Required work —
Count how many lines of the material below have the word "indexed" and give only the number.

Data shown —
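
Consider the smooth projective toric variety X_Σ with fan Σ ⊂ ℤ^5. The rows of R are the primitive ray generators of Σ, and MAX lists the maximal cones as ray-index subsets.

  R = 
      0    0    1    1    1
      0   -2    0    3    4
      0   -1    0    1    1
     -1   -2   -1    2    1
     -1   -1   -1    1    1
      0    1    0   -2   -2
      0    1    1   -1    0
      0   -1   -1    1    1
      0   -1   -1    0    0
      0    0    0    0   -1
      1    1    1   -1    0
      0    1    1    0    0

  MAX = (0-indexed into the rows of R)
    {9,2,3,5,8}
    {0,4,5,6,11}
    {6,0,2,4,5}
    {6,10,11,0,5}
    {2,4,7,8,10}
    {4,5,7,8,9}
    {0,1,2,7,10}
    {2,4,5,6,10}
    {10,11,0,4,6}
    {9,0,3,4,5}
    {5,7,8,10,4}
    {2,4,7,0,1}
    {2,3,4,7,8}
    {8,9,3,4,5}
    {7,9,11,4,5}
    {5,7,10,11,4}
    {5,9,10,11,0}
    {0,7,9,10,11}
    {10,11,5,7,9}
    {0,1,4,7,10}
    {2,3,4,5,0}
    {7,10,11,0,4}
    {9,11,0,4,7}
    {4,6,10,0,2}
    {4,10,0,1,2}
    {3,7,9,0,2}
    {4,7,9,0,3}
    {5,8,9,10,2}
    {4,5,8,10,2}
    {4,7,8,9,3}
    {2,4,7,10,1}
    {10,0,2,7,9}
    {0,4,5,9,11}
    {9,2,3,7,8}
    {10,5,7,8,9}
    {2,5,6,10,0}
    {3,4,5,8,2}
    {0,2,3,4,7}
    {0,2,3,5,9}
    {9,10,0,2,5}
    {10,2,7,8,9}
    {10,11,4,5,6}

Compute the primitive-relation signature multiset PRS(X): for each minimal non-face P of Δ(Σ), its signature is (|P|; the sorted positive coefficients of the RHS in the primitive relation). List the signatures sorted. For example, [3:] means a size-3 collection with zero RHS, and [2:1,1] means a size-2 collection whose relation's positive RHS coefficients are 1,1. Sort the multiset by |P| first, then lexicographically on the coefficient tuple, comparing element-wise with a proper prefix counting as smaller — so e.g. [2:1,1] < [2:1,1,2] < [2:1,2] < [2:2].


Minimal non-faces — 22 found among 12 rays, 42 max cones:

  P = {8,11}:  v_{8} + v_{11} = 0 — sig = [2:]
  P = {0,8}:  v_{0} + v_{8} = v_{2} — sig = [2:1]
  P = {2,11}:  v_{2} + v_{11} = v_{0} — sig = [2:1]
  P = {3,10}:  v_{3} + v_{10} = v_{2} — sig = [2:1]
  P = {6,7}:  v_{6} + v_{7} = v_{4} + v_{10} — sig = [2:1,1]
  P = {6,9}:  v_{6} + v_{9} = v_{0} + v_{5} — sig = [2:1,1]
  P = {1,5}:  v_{1} + v_{5} = v_{2} + v_{4} + v_{10} — sig = [2:1,1,1]
  P = {1,9}:  v_{1} + v_{9} = v_{0} + v_{2} + v_{7} — sig = [2:1,1,1]
  P = {3,11}:  v_{3} + v_{11} = v_{0} + v_{4} + v_{9} — sig = [2:1,1,1]
  P = {3,6}:  v_{3} + v_{6} = v_{0} + v_{2} + v_{4} + v_{5} — sig = [2:1,1,1,1]
  P = {6,8}:  v_{6} + v_{8} = v_{2} + v_{4} + v_{5} + v_{10} — sig = [2:1,1,1,1]
  P = {1,3}:  v_{1} + v_{3} = v_{0} + 2·v_{2} + v_{4} + v_{7} — sig = [2:1,1,1,2]
  P = {1,8}:  v_{1} + v_{8} = 2·v_{2} + v_{4} + v_{7} + v_{10} — sig = [2:1,1,1,2]
  P = {1,11}:  v_{1} + v_{11} = 2·v_{0} + v_{4} + v_{7} + v_{10} — sig = [2:1,1,1,2]
  P = {1,6}:  v_{1} + v_{6} = v_{0} + v_{2} + 2·v_{4} + 2·v_{10} — sig = [2:1,1,2,2]
  P = {0,5,7}:  v_{0} + v_{5} + v_{7} = 0 — sig = [3:]
  P = {4,9,10}:  v_{4} + v_{9} + v_{10} = 0 — sig = [3:]
  P = {2,4,9}:  v_{2} + v_{4} + v_{9} = v_{3} — sig = [3:1]
  P = {2,5,7}:  v_{2} + v_{5} + v_{7} = v_{8} — sig = [3:1]
  P = {3,5,7}:  v_{3} + v_{5} + v_{7} = v_{4} + v_{8} + v_{9} — sig = [3:1,1,1]
  P = {0,4,5,10}:  v_{0} + v_{4} + v_{5} + v_{10} = v_{6} — sig = [4:1]
  P = {0,2,4,7,10}:  v_{0} + v_{2} + v_{4} + v_{7} + v_{10} = v_{1} — sig = [5:1]

Signatures (|P|; sorted positive RHS coefficients), sorted:
[[2:], [2:1], [2:1], [2:1], [2:1,1], [2:1,1], [2:1,1,1], [2:1,1,1], [2:1,1,1], [2:1,1,1,1], [2:1,1,1,1], [2:1,1,1,2], [2:1,1,1,2], [2:1,1,1,2], [2:1,1,2,2], [3:], [3:], [3:1], [3:1], [3:1,1,1], [4:1], [5:1]]


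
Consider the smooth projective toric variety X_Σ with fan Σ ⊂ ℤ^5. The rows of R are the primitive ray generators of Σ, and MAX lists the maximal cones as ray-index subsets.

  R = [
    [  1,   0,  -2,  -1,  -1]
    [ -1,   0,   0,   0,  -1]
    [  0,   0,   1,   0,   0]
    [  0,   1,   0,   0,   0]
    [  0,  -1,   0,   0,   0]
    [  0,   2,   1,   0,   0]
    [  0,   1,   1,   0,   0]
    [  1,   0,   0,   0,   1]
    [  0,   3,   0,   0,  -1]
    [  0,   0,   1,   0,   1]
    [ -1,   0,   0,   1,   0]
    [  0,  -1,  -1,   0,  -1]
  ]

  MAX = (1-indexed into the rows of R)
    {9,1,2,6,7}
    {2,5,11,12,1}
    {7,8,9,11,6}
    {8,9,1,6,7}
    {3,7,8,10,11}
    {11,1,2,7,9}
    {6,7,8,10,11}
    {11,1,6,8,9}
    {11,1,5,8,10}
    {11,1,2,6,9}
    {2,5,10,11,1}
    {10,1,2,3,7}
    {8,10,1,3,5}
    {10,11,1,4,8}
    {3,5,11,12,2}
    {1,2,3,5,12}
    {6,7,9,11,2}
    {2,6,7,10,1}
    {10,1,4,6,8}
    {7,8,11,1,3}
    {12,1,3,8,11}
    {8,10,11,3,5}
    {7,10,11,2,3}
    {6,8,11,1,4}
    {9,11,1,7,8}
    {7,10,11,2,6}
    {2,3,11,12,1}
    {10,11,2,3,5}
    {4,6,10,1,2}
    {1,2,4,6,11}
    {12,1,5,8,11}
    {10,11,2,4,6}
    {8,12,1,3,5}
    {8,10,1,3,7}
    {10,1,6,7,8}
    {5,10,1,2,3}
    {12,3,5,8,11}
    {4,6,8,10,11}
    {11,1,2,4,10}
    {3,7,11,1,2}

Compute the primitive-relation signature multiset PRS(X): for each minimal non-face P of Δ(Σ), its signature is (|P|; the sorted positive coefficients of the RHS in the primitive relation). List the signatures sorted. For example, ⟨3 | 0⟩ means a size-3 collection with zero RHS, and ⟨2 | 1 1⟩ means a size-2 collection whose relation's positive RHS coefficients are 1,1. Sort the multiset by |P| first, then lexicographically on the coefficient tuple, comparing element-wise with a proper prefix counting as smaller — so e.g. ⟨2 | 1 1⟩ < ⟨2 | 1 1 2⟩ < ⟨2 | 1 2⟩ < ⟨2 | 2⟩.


21 minimal non-faces of Δ(Σ) (on 12 rays):

  P={2,8}:  v_{2} + v_{8} = 0 — sig = ⟨2 | 0⟩
  P={4,5}:  v_{4} + v_{5} = 0 — sig = ⟨2 | 0⟩
  P={3,4}:  v_{3} + v_{4} = v_{7} — sig = ⟨2 | 1⟩
  P={4,7}:  v_{4} + v_{7} = v_{6} — sig = ⟨2 | 1⟩
  P={5,6}:  v_{5} + v_{6} = v_{7} — sig = ⟨2 | 1⟩
  P={5,7}:  v_{5} + v_{7} = v_{3} — sig = ⟨2 | 1⟩
  P={10,12}:  v_{10} + v_{12} = v_{5} — sig = ⟨2 | 1⟩
  P={9,10}:  v_{9} + v_{10} = v_{4} + v_{6} — sig = ⟨2 | 1 1⟩
  P={4,12}:  v_{4} + v_{12} = v_{1} + v_{3} + v_{11} — sig = ⟨2 | 1 1 1⟩
  P={6,12}:  v_{6} + v_{12} = v_{1} + v_{3} + v_{7} + v_{11} — sig = ⟨2 | 1 1 1 1⟩
  P={4,9}:  v_{4} + v_{9} = v_{1} + 2·v_{6} + v_{11} — sig = ⟨2 | 1 1 2⟩
  P={5,9}:  v_{5} + v_{9} = v_{1} + 2·v_{7} + v_{11} — sig = ⟨2 | 1 1 2⟩
  P={7,12}:  v_{7} + v_{12} = v_{1} + 2·v_{3} + v_{11} — sig = ⟨2 | 1 1 2⟩
  P={3,9}:  v_{3} + v_{9} = v_{1} + 3·v_{7} + v_{11} — sig = ⟨2 | 1 1 3⟩
  P={9,12}:  v_{9} + v_{12} = 2·v_{1} + v_{3} + 2·v_{7} + 2·v_{11} — sig = ⟨2 | 1 2 2 2⟩
  P={3,6}:  v_{3} + v_{6} = 2·v_{7} — sig = ⟨2 | 2⟩
  P={1,3,10,11}:  v_{1} + v_{3} + v_{10} + v_{11} = 0 — sig = ⟨4 | 0⟩
  P={1,3,5,11}:  v_{1} + v_{3} + v_{5} + v_{11} = v_{12} — sig = ⟨4 | 1⟩
  P={1,6,7,11}:  v_{1} + v_{6} + v_{7} + v_{11} = v_{9} — sig = ⟨4 | 1⟩
  P={1,7,10,11}:  v_{1} + v_{7} + v_{10} + v_{11} = v_{4} — sig = ⟨4 | 1⟩
  P={1,6,10,11}:  v_{1} + v_{6} + v_{10} + v_{11} = 2·v_{4} — sig = ⟨4 | 2⟩

Hence PRS(X_Σ) =
    |P|=2: 16 collections, coeffs (), (), (1), (1), (1), (1), (1), (1,1), (1,1,1), (1,1,1,1), (1,1,2), (1,1,2), (1,1,2), (1,1,3), (1,2,2,2), (2)
    |P|=4: 5 collections, coeffs (), (1), (1), (1), (2)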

Result of this exercise —
2